■ TASK: Go through the entries below and pick out every line with "module".

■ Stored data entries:

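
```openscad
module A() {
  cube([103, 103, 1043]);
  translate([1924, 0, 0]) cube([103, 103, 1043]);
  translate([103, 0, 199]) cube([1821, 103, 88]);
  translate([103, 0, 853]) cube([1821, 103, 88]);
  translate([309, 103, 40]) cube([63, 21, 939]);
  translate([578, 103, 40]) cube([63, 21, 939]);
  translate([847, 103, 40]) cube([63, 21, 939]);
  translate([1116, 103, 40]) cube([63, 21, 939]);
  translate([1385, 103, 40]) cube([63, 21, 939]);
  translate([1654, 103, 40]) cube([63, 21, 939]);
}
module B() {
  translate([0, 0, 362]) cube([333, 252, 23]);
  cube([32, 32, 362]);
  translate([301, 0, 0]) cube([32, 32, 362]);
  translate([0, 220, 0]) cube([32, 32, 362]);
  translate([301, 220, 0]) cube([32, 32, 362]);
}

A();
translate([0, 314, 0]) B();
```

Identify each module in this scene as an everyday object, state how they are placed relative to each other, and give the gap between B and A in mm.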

■ EXERCISE RESULT:
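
module A() {
module B() {
Identify each module in this scene as an everyday object, state how they are placed relative to each other, and give the gap between B and A in mm.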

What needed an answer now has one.